Work item ->
Each record is to be duplicated exactly, with nothing added.

──────────

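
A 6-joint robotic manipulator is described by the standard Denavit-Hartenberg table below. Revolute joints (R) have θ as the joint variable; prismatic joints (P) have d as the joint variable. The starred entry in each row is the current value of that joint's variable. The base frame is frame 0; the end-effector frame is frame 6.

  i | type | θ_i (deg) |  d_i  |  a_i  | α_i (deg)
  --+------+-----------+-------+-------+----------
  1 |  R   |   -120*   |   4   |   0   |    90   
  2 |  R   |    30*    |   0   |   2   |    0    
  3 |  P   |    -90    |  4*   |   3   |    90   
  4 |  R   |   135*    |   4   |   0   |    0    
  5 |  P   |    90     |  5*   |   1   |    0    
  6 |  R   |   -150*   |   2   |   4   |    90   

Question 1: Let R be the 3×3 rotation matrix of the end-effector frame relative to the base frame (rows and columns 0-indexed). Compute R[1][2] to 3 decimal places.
-0.548

End-effector z-axis (col 2 of R) = (-0.0173,-0.5477,-0.8365)
R[1][2] = -0.5477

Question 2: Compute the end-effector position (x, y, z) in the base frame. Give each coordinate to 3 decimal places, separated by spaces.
after link 1: o_1 = (0.0000, 0.0000, 4.0000)
after link 2: o_2 = (-0.8660, -1.5000, 5.0000)
after link 3: o_3 = (-5.0801, -0.7990, 2.4019)
after link 4: o_4 = (-3.3481, 2.2010, 0.4019)
after link 5: o_5 = (-0.3939, 5.9036, -1.4857)
after link 6: o_6 = (-3.1327, 8.8872, -3.3823)

-3.133 8.887 -3.382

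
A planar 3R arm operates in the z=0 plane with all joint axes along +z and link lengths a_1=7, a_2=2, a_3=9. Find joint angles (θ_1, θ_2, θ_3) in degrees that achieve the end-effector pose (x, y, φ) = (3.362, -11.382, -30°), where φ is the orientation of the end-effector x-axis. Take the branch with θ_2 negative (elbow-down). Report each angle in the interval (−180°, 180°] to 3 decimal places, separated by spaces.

wrist centre = target − a_3·(cos φ, sin φ) = (-4.4322, -6.8820)
cos θ_2 = (67.0066−7²−2²)/(2·7·2) = 0.5002; θ_2 = -59.9845° (elbow-down)
β = atan2(-6.8820,-4.4322) = -122.7828°; ψ = atan2(-1.7318,8.0005) = -12.2138°
θ_1 = β − ψ = -110.5690°
θ_3 = φ − θ_1 − θ_2 = 140.5535° (wrapped to (-180°,180°])

-110.569 -59.984 140.553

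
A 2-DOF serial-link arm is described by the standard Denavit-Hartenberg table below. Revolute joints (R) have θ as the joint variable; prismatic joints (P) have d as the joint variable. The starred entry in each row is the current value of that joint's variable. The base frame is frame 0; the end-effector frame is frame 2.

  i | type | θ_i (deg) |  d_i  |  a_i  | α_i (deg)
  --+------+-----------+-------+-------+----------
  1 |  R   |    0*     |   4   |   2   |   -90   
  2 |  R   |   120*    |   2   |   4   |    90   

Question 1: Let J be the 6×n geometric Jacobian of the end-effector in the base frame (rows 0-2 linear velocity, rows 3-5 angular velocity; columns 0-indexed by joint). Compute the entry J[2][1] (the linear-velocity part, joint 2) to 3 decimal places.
axis z_1 = (0.0000,1.0000,0.0000); lever o_n−o_1 = (-2.0000,2.0000,-3.4641)
cross product → J_v[:, 1] = (-3.4641,-0.0000,2.0000)
J_ω[:, 1] = z_1
entry J[2][1] = 2.0000

2.000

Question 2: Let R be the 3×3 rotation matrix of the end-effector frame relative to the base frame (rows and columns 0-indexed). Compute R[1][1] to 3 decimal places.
End-effector y-axis (col 1 of R) = (-0.0000,1.0000,0.0000)
R[1][1] = 1.0000

1.000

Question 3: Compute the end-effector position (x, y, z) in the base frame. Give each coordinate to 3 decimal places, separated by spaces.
0.000 2.000 0.536

after link 1: o_1 = (2.0000, 0.0000, 4.0000)
after link 2: o_2 = (0.0000, 2.0000, 0.5359)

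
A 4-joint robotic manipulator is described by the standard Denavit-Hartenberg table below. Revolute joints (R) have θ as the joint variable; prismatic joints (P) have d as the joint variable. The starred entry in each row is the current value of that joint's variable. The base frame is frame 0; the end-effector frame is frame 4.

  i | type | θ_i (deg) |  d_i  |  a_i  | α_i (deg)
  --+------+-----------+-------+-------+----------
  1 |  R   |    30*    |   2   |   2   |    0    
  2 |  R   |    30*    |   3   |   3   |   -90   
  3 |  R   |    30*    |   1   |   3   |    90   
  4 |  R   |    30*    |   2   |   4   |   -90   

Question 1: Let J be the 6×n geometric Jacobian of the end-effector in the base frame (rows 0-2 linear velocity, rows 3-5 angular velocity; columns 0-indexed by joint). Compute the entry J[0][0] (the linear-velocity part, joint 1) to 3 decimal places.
-10.812

axis z_0 = ẑ; lever o_n−o_0 = (3.9330,10.8122,3.5000)
cross product → J_v[:, 0] = (-10.8122,3.9330,0.0000)
J_ω[:, 0] = z_0
entry J[0][0] = -10.8122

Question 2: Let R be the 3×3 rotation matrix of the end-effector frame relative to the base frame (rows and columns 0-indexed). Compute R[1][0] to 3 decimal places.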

──────────

Answer ->
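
A 6-joint robotic manipulator is described by the standard Denavit-Hartenberg table below. Revolute joints (R) have θ as the joint variable; prismatic joints (P) have d as the joint variable. The starred entry in each row is the current value of that joint's variable. The base frame is frame 0; the end-effector frame is frame 6.

  i | type | θ_i (deg) |  d_i  |  a_i  | α_i (deg)
  --+------+-----------+-------+-------+----------
  1 |  R   |   -120*   |   4   |   0   |    90   
  2 |  R   |    30*    |   0   |   2   |    0    
  3 |  P   |    -90    |  4*   |   3   |    90   
  4 |  R   |   135*    |   4   |   0   |    0    
  5 |  P   |    90     |  5*   |   1   |    0    
  6 |  R   |   -150*   |   2   |   4   |    90   

Question 1: Let R be the 3×3 rotation matrix of the end-effector frame relative to the base frame (rows and columns 0-indexed). Compute R[1][2] to 3 decimal places.
-0.548

End-effector z-axis (col 2 of R) = (-0.0173,-0.5477,-0.8365)
R[1][2] = -0.5477

Question 2: Compute the end-effector position (x, y, z) in the base frame. Give each coordinate to 3 decimal places, separated by spaces.
after link 1: o_1 = (0.0000, 0.0000, 4.0000)
after link 2: o_2 = (-0.8660, -1.5000, 5.0000)
after link 3: o_3 = (-5.0801, -0.7990, 2.4019)
after link 4: o_4 = (-3.3481, 2.2010, 0.4019)
after link 5: o_5 = (-0.3939, 5.9036, -1.4857)
after link 6: o_6 = (-3.1327, 8.8872, -3.3823)

-3.133 8.887 -3.382

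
A planar 3R arm operates in the z=0 plane with all joint axes along +z and link lengths a_1=7, a_2=2, a_3=9. Find joint angles (θ_1, θ_2, θ_3) in degrees that achieve the end-effector pose (x, y, φ) = (3.362, -11.382, -30°), where φ is the orientation of the end-effector x-axis. Take the branch with θ_2 negative (elbow-down). Report each angle in the interval (−180°, 180°] to 3 decimal places, separated by spaces.

wrist centre = target − a_3·(cos φ, sin φ) = (-4.4322, -6.8820)
cos θ_2 = (67.0066−7²−2²)/(2·7·2) = 0.5002; θ_2 = -59.9845° (elbow-down)
β = atan2(-6.8820,-4.4322) = -122.7828°; ψ = atan2(-1.7318,8.0005) = -12.2138°
θ_1 = β − ψ = -110.5690°
θ_3 = φ − θ_1 − θ_2 = 140.5535° (wrapped to (-180°,180°])

-110.569 -59.984 140.553

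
A 2-DOF serial-link arm is described by the standard Denavit-Hartenberg table below. Revolute joints (R) have θ as the joint variable; prismatic joints (P) have d as the joint variable. The starred entry in each row is the current value of that joint's variable. The base frame is frame 0; the end-effector frame is frame 2.

  i | type | θ_i (deg) |  d_i  |  a_i  | α_i (deg)
  --+------+-----------+-------+-------+----------
  1 |  R   |    0*     |   4   |   2   |   -90   
  2 |  R   |   120*    |   2   |   4   |    90   

Question 1: Let J be the 6×n geometric Jacobian of the end-effector in the base frame (rows 0-2 linear velocity, rows 3-5 angular velocity; columns 0-indexed by joint). Compute the entry J[2][1] (the linear-velocity part, joint 2) to 3 decimal places.
axis z_1 = (0.0000,1.0000,0.0000); lever o_n−o_1 = (-2.0000,2.0000,-3.4641)
cross product → J_v[:, 1] = (-3.4641,-0.0000,2.0000)
J_ω[:, 1] = z_1
entry J[2][1] = 2.0000

2.000

Question 2: Let R be the 3×3 rotation matrix of the end-effector frame relative to the base frame (rows and columns 0-indexed). Compute R[1][1] to 3 decimal places.
End-effector y-axis (col 1 of R) = (-0.0000,1.0000,0.0000)
R[1][1] = 1.0000

1.000

Question 3: Compute the end-effector position (x, y, z) in the base frame. Give each coordinate to 3 decimal places, separated by spaces.
0.000 2.000 0.536

after link 1: o_1 = (2.0000, 0.0000, 4.0000)
after link 2: o_2 = (0.0000, 2.0000, 0.5359)

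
A 4-joint robotic manipulator is described by the standard Denavit-Hartenberg table below. Revolute joints (R) have θ as the joint variable; prismatic joints (P) have d as the joint variable. The starred entry in each row is the current value of that joint's variable. The base frame is frame 0; the end-effector frame is frame 4.

  i | type | θ_i (deg) |  d_i  |  a_i  | α_i (deg)
  --+------+-----------+-------+-------+----------
  1 |  R   |    30*    |   2   |   2   |    0    
  2 |  R   |    30*    |   3   |   3   |   -90   
  3 |  R   |    30*    |   1   |   3   |    90   
  4 |  R   |    30*    |   2   |   4   |   -90   

Question 1: Let J be the 6×n geometric Jacobian of the end-effector in the base frame (rows 0-2 linear velocity, rows 3-5 angular velocity; columns 0-indexed by joint). Compute the entry J[0][0] (the linear-velocity part, joint 1) to 3 decimal places.
-10.812

axis z_0 = ẑ; lever o_n−o_0 = (3.9330,10.8122,3.5000)
cross product → J_v[:, 0] = (-10.8122,3.9330,0.0000)
J_ω[:, 0] = z_0
entry J[0][0] = -10.8122

Question 2: Let R be the 3×3 rotation matrix of the end-effector frame relative to the base frame (rows and columns 0-indexed). Compute R[1][0] to 3 decimal places.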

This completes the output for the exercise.